Required action: Exact reproduction of all the data is needed.

Items listed in a dataset:
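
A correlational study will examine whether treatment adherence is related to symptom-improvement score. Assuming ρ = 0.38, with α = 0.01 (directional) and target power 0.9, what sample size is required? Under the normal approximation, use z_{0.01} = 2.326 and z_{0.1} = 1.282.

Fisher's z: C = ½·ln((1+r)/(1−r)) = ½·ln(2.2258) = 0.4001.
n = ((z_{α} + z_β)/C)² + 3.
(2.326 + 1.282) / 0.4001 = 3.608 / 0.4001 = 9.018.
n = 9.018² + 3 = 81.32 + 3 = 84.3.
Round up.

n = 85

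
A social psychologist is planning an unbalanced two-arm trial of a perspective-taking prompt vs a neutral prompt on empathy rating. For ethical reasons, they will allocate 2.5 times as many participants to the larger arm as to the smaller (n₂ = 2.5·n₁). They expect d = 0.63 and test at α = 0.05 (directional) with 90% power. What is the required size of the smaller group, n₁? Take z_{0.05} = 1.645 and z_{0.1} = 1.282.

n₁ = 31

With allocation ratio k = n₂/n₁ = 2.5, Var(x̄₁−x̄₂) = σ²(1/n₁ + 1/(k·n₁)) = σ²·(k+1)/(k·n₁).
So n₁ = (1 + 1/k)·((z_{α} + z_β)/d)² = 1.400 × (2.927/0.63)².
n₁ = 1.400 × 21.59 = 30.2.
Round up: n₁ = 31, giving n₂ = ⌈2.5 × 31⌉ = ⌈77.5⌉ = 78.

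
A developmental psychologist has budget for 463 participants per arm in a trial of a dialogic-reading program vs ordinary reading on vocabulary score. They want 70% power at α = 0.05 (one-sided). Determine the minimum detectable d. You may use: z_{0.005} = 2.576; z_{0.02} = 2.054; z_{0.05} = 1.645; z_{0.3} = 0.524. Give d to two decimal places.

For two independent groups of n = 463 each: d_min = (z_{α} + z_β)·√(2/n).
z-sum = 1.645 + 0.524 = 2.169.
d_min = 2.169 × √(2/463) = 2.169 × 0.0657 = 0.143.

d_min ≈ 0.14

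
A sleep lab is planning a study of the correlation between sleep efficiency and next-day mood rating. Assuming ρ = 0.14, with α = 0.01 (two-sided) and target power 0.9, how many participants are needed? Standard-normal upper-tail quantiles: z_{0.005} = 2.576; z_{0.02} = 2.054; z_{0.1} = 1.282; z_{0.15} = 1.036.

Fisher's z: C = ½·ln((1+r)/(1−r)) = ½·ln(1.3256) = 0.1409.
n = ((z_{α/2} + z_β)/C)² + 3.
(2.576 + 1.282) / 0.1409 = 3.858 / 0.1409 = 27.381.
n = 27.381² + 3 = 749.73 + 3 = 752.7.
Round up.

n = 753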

The completed task:
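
A correlational study will examine whether treatment adherence is related to symptom-improvement score. Assuming ρ = 0.38, with α = 0.01 (directional) and target power 0.9, what sample size is required? Under the normal approximation, use z_{0.01} = 2.326 and z_{0.1} = 1.282.

Fisher's z: C = ½·ln((1+r)/(1−r)) = ½·ln(2.2258) = 0.4001.
n = ((z_{α} + z_β)/C)² + 3.
(2.326 + 1.282) / 0.4001 = 3.608 / 0.4001 = 9.018.
n = 9.018² + 3 = 81.32 + 3 = 84.3.
Round up.

n = 85

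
A social psychologist is planning an unbalanced two-arm trial of a perspective-taking prompt vs a neutral prompt on empathy rating. For ethical reasons, they will allocate 2.5 times as many participants to the larger arm as to the smaller (n₂ = 2.5·n₁). They expect d = 0.63 and test at α = 0.05 (directional) with 90% power. What is the required size of the smaller group, n₁? Take z_{0.05} = 1.645 and z_{0.1} = 1.282.

n₁ = 31

With allocation ratio k = n₂/n₁ = 2.5, Var(x̄₁−x̄₂) = σ²(1/n₁ + 1/(k·n₁)) = σ²·(k+1)/(k·n₁).
So n₁ = (1 + 1/k)·((z_{α} + z_β)/d)² = 1.400 × (2.927/0.63)².
n₁ = 1.400 × 21.59 = 30.2.
Round up: n₁ = 31, giving n₂ = ⌈2.5 × 31⌉ = ⌈77.5⌉ = 78.

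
A developmental psychologist has budget for 463 participants per arm in a trial of a dialogic-reading program vs ordinary reading on vocabulary score. They want 70% power at α = 0.05 (one-sided). Determine the minimum detectable d. You may use: z_{0.005} = 2.576; z_{0.02} = 2.054; z_{0.05} = 1.645; z_{0.3} = 0.524. Give d to two decimal places.

For two independent groups of n = 463 each: d_min = (z_{α} + z_β)·√(2/n).
z-sum = 1.645 + 0.524 = 2.169.
d_min = 2.169 × √(2/463) = 2.169 × 0.0657 = 0.143.

d_min ≈ 0.14

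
A sleep lab is planning a study of the correlation between sleep efficiency and next-day mood rating. Assuming ρ = 0.14, with α = 0.01 (two-sided) and target power 0.9, how many participants are needed? Standard-normal upper-tail quantiles: z_{0.005} = 2.576; z_{0.02} = 2.054; z_{0.1} = 1.282; z_{0.15} = 1.036.

Fisher's z: C = ½·ln((1+r)/(1−r)) = ½·ln(1.3256) = 0.1409.
n = ((z_{α/2} + z_β)/C)² + 3.
(2.576 + 1.282) / 0.1409 = 3.858 / 0.1409 = 27.381.
n = 27.381² + 3 = 749.73 + 3 = 752.7.
Round up.

n = 753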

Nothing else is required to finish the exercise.